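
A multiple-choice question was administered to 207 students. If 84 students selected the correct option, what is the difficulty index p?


Item difficulty p = number correct / total examinees
p = 84 / 207
p = 0.4058

0.4058


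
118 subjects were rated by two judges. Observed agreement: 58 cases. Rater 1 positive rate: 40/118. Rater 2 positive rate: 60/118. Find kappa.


P_o = 58/118 = 0.491525
P_e = (40*60 + 78*58) / 13924 = 0.497271
kappa = (P_o - P_e) / (1 - P_e)
kappa = (0.491525 - 0.497271) / (1 - 0.497271)
kappa = -0.0114

-0.0114


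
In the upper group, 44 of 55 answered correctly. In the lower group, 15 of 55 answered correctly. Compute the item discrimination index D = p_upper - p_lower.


p_upper = 44/55 = 0.8
p_lower = 15/55 = 0.2727
D = 0.8 - 0.2727 = 0.5273

0.5273


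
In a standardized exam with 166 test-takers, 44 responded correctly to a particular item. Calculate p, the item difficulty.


Item difficulty p = number correct / total examinees
p = 44 / 166
p = 0.2651

0.2651


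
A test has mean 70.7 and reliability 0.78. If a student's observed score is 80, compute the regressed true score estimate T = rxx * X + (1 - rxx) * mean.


T_est = rxx * X + (1 - rxx) * mean
T_est = 0.78 * 80 + 0.22 * 70.7
T_est = 62.4 + 15.554
T_est = 77.954

77.954


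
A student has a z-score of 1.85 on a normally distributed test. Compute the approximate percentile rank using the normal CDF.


CDF(z) = 0.5 * (1 + erf(z/sqrt(2)))
erf(1.3081) = 0.9357
CDF = 0.9678
Percentile rank = 0.9678 * 100 = 96.78

96.78


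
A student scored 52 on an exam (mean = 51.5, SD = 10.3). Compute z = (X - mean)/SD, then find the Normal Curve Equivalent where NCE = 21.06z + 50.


z = (X - mean) / SD = (52 - 51.5) / 10.3
z = 0.5 / 10.3
z = 0.0485
NCE = NCE = 21.06z + 50
Carry z at full precision (z = 0.5 / 10.3) into the conversion:
NCE = 21.06 * (0.5 / 10.3) + 50 = 10.53 / 10.3 + 50
NCE = 1.0223 + 50
NCE = 51.0223

51.0223


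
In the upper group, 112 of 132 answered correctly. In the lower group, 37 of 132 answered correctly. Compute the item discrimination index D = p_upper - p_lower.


p_upper = 112/132 = 0.8485
p_lower = 37/132 = 0.2803
D = 0.8485 - 0.2803 = 0.5682

0.5682


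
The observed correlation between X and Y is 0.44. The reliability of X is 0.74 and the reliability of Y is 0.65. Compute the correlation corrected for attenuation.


r_corrected = rxy / sqrt(rxx * ryy)
= 0.44 / sqrt(0.74 * 0.65)
= 0.44 / sqrt(0.481)
= 0.44 / 0.693542
r_corrected = 0.6344

0.6344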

^^^^

Work instructions:
Please quote every record above exactly as it appears.

Task answer:
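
A multiple-choice question was administered to 207 students. If 84 students selected the correct option, what is the difficulty index p?


Item difficulty p = number correct / total examinees
p = 84 / 207
p = 0.4058

0.4058


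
118 subjects were rated by two judges. Observed agreement: 58 cases. Rater 1 positive rate: 40/118. Rater 2 positive rate: 60/118. Find kappa.


P_o = 58/118 = 0.491525
P_e = (40*60 + 78*58) / 13924 = 0.497271
kappa = (P_o - P_e) / (1 - P_e)
kappa = (0.491525 - 0.497271) / (1 - 0.497271)
kappa = -0.0114

-0.0114


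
In the upper group, 44 of 55 answered correctly. In the lower group, 15 of 55 answered correctly. Compute the item discrimination index D = p_upper - p_lower.


p_upper = 44/55 = 0.8
p_lower = 15/55 = 0.2727
D = 0.8 - 0.2727 = 0.5273

0.5273


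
In a standardized exam with 166 test-takers, 44 responded correctly to a particular item. Calculate p, the item difficulty.


Item difficulty p = number correct / total examinees
p = 44 / 166
p = 0.2651

0.2651


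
A test has mean 70.7 and reliability 0.78. If a student's observed score is 80, compute the regressed true score estimate T = rxx * X + (1 - rxx) * mean.


T_est = rxx * X + (1 - rxx) * mean
T_est = 0.78 * 80 + 0.22 * 70.7
T_est = 62.4 + 15.554
T_est = 77.954

77.954


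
A student has a z-score of 1.85 on a normally distributed test. Compute the approximate percentile rank using the normal CDF.


CDF(z) = 0.5 * (1 + erf(z/sqrt(2)))
erf(1.3081) = 0.9357
CDF = 0.9678
Percentile rank = 0.9678 * 100 = 96.78

96.78


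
A student scored 52 on an exam (mean = 51.5, SD = 10.3). Compute z = (X - mean)/SD, then find the Normal Curve Equivalent where NCE = 21.06z + 50.


z = (X - mean) / SD = (52 - 51.5) / 10.3
z = 0.5 / 10.3
z = 0.0485
NCE = NCE = 21.06z + 50
Carry z at full precision (z = 0.5 / 10.3) into the conversion:
NCE = 21.06 * (0.5 / 10.3) + 50 = 10.53 / 10.3 + 50
NCE = 1.0223 + 50
NCE = 51.0223

51.0223


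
In the upper group, 112 of 132 answered correctly. In the lower group, 37 of 132 answered correctly. Compute the item discrimination index D = p_upper - p_lower.


p_upper = 112/132 = 0.8485
p_lower = 37/132 = 0.2803
D = 0.8485 - 0.2803 = 0.5682

0.5682


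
The observed correlation between X and Y is 0.44. The reliability of X is 0.74 and the reliability of Y is 0.65. Compute the correlation corrected for attenuation.


r_corrected = rxy / sqrt(rxx * ryy)
= 0.44 / sqrt(0.74 * 0.65)
= 0.44 / sqrt(0.481)
= 0.44 / 0.693542
r_corrected = 0.6344

0.6344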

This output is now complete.